▶ [Input data]
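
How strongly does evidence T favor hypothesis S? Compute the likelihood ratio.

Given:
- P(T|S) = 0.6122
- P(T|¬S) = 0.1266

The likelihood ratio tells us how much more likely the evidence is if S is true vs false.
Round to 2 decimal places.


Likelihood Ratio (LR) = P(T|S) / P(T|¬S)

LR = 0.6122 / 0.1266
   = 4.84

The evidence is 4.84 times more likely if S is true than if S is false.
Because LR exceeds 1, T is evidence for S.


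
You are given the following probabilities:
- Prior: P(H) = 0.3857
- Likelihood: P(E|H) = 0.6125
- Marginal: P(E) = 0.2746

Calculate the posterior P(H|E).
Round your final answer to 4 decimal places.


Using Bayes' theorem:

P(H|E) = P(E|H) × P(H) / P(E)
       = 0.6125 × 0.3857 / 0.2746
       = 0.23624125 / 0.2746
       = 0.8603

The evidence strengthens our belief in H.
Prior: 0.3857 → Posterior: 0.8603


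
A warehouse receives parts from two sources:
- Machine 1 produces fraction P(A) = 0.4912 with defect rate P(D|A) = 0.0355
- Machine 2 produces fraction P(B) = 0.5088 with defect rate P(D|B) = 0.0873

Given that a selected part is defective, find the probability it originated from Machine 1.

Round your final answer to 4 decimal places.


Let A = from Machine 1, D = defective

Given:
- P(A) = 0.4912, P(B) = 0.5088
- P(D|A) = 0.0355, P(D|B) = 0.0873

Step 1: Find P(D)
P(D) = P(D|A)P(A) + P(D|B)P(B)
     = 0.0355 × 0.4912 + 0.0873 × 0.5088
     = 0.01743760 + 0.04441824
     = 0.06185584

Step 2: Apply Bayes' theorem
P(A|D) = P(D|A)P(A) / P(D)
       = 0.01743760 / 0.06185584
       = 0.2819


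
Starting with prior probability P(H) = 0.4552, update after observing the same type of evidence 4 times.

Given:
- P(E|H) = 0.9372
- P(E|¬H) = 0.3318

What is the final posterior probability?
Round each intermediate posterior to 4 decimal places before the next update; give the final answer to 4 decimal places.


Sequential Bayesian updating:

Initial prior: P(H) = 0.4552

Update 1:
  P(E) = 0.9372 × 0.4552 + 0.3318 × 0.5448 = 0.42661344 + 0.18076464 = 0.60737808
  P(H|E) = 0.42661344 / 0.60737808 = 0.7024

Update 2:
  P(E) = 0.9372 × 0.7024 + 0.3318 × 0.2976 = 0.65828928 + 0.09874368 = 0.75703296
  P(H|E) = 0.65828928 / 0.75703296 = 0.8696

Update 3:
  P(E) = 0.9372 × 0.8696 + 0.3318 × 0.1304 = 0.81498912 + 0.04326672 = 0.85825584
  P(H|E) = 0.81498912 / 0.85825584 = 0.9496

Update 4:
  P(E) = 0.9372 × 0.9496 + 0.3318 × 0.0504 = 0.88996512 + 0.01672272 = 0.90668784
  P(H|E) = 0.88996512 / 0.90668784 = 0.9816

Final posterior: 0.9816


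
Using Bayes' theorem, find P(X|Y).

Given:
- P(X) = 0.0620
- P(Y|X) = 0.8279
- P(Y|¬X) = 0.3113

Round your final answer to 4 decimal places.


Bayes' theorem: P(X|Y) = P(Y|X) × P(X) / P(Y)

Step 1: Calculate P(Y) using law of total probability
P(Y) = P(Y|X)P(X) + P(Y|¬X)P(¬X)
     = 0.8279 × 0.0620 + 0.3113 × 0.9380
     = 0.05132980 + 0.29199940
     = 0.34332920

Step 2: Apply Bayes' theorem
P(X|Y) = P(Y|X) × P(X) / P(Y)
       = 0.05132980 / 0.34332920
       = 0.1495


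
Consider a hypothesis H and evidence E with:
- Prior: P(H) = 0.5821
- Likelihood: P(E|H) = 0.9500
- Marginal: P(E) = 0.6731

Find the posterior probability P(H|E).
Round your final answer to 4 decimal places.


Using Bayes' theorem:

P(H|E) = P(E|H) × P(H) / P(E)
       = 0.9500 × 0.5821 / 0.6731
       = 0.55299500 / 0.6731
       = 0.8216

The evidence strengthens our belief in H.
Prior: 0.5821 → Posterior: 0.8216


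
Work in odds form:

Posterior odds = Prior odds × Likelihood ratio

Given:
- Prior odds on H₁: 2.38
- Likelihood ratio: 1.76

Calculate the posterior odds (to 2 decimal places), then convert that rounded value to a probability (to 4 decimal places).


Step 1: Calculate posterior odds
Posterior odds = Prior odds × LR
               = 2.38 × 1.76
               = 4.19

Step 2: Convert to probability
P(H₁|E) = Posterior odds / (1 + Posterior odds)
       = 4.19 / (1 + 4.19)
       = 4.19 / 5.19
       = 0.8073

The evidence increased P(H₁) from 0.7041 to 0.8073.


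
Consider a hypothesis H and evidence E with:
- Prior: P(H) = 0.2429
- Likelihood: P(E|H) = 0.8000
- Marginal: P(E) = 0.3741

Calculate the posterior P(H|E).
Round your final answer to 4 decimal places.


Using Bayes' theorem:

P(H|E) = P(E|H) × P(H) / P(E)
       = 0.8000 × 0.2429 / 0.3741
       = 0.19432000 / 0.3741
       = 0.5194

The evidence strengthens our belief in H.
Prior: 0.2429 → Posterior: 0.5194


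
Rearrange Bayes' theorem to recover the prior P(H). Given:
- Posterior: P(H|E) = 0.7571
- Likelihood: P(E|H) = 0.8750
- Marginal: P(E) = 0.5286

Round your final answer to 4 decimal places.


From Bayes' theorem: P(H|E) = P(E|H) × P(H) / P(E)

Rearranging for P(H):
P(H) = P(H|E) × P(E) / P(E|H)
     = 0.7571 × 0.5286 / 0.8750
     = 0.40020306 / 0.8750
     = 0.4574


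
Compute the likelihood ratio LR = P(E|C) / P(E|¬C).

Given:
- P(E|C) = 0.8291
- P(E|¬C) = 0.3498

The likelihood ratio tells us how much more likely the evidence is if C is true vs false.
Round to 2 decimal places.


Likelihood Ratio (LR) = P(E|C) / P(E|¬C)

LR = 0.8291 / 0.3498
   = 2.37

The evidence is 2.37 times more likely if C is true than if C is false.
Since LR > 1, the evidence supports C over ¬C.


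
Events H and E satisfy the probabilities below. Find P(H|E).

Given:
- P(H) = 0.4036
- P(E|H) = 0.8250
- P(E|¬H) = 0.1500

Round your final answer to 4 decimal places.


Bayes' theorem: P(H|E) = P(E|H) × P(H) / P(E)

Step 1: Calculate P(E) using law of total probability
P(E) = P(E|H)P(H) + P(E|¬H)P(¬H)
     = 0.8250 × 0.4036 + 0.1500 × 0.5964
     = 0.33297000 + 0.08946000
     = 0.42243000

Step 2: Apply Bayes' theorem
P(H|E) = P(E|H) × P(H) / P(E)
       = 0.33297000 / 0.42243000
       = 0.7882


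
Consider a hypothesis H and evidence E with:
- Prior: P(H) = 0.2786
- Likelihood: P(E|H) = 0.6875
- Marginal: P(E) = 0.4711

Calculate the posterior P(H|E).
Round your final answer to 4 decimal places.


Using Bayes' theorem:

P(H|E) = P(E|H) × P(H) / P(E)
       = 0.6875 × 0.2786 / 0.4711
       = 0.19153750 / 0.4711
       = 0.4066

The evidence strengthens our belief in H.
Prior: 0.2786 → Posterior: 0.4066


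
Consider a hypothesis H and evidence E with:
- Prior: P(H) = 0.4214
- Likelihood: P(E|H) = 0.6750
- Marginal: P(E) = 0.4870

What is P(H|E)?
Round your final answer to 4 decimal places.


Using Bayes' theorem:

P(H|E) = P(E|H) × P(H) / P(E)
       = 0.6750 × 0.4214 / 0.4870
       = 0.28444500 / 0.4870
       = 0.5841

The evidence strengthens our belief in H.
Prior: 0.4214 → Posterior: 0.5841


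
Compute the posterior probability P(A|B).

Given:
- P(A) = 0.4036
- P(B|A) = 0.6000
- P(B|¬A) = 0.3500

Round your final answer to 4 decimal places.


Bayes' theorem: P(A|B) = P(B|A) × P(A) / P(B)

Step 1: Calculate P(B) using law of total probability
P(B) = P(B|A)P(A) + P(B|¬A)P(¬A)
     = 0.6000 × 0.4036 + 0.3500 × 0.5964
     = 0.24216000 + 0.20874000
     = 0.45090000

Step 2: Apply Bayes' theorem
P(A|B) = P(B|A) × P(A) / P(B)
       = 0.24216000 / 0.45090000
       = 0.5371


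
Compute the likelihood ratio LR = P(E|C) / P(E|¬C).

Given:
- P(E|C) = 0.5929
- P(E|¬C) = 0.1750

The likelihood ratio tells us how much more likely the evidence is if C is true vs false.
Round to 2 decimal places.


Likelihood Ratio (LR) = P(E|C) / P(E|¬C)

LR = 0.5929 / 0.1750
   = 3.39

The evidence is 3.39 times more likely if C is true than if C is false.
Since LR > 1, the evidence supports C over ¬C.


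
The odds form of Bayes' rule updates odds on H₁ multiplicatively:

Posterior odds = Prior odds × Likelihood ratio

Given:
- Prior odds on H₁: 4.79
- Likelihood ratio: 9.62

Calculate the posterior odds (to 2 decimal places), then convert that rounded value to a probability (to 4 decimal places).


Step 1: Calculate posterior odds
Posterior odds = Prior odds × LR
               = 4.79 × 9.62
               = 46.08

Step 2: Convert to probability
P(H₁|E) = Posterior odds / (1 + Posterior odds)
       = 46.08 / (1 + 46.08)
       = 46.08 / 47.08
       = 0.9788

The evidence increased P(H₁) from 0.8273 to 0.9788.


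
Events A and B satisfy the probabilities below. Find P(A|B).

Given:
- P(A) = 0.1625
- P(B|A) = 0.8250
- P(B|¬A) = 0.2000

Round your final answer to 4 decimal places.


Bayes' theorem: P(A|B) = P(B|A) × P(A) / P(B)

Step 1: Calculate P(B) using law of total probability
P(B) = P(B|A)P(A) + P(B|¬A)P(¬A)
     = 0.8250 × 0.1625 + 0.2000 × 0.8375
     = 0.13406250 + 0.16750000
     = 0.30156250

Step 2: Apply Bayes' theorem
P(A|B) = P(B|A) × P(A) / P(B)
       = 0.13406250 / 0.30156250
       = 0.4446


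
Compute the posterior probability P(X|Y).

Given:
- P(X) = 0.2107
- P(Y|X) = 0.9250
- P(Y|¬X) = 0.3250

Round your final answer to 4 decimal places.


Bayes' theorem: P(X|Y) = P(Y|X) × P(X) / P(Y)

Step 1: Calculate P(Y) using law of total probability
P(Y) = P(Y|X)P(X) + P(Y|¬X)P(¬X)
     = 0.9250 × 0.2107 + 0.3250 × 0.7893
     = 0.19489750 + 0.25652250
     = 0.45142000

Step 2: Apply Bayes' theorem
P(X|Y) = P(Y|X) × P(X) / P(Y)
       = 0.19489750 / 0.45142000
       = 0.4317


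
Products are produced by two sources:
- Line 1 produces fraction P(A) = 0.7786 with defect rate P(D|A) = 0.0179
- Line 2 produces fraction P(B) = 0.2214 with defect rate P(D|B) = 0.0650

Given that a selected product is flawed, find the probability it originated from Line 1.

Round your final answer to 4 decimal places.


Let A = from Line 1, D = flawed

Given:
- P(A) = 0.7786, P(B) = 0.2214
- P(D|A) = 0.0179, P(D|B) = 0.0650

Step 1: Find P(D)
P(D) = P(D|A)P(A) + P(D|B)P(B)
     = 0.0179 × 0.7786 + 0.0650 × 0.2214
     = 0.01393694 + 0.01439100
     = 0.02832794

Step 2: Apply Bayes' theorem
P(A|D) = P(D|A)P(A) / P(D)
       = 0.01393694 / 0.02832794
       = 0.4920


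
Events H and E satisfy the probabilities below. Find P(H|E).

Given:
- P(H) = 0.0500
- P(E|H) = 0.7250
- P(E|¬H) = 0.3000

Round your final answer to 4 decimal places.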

▶ [Task details] Up to and including the line with "- Machine 1", reproduce the material above exactly as it appears, starting from its first line.

▶ [Answer to this problem]
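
How strongly does evidence T favor hypothesis S? Compute the likelihood ratio.

Given:
- P(T|S) = 0.6122
- P(T|¬S) = 0.1266

The likelihood ratio tells us how much more likely the evidence is if S is true vs false.
Round to 2 decimal places.


Likelihood Ratio (LR) = P(T|S) / P(T|¬S)

LR = 0.6122 / 0.1266
   = 4.84

The evidence is 4.84 times more likely if S is true than if S is false.
Because LR exceeds 1, T is evidence for S.


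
You are given the following probabilities:
- Prior: P(H) = 0.3857
- Likelihood: P(E|H) = 0.6125
- Marginal: P(E) = 0.2746

Calculate the posterior P(H|E).
Round your final answer to 4 decimal places.


Using Bayes' theorem:

P(H|E) = P(E|H) × P(H) / P(E)
       = 0.6125 × 0.3857 / 0.2746
       = 0.23624125 / 0.2746
       = 0.8603

The evidence strengthens our belief in H.
Prior: 0.3857 → Posterior: 0.8603


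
A warehouse receives parts from two sources:
- Machine 1 produces fraction P(A) = 0.4912 with defect rate P(D|A) = 0.0355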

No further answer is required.